Records from a data source:
☆ ☆ ☆ ☆ ☆
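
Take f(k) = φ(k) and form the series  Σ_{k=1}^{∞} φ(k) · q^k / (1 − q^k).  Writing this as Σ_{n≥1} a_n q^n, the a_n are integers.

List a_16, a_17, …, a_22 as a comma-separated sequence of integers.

n=16: 16·1 8·2 4·4 2·8 1·16  φ→[8+4+2+1+1]=16
d|17:{17,1}  Σφ=16+1=17
q^18  k|18↦φ(k): 1:1 2:1 3:2 6:2 9:6 18:6  a_18=18
q^19  k|19↦φ(k): 19:18 1:1  a_19=19
[q^20] φ(1)=1,φ(2)=1,φ(4)=2,φ(5)=4,φ(10)=4,φ(20)=8 ⇒ 20
n=21: 1·21 3·7 7·3 21·1  φ→[1+2+6+12]=21
[q^22] φ(22)=10,φ(11)=10,φ(2)=1,φ(1)=1 ⇒ 22

16, 17, 18, 19, 20, 21, 22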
☆ ☆ ☆ ☆ ☆
Activity: Exact copies of all the records are to be printed.

Final answer:
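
Take f(k) = φ(k) and form the series  Σ_{k=1}^{∞} φ(k) · q^k / (1 − q^k).  Writing this as Σ_{n≥1} a_n q^n, the a_n are integers.

List a_16, a_17, …, a_22 as a comma-separated sequence of integers.

n=16: 16·1 8·2 4·4 2·8 1·16  φ→[8+4+2+1+1]=16
d|17:{17,1}  Σφ=16+1=17
q^18  k|18↦φ(k): 1:1 2:1 3:2 6:2 9:6 18:6  a_18=18
q^19  k|19↦φ(k): 19:18 1:1  a_19=19
[q^20] φ(1)=1,φ(2)=1,φ(4)=2,φ(5)=4,φ(10)=4,φ(20)=8 ⇒ 20
n=21: 1·21 3·7 7·3 21·1  φ→[1+2+6+12]=21
[q^22] φ(22)=10,φ(11)=10,φ(2)=1,φ(1)=1 ⇒ 22

16, 17, 18, 19, 20, 21, 22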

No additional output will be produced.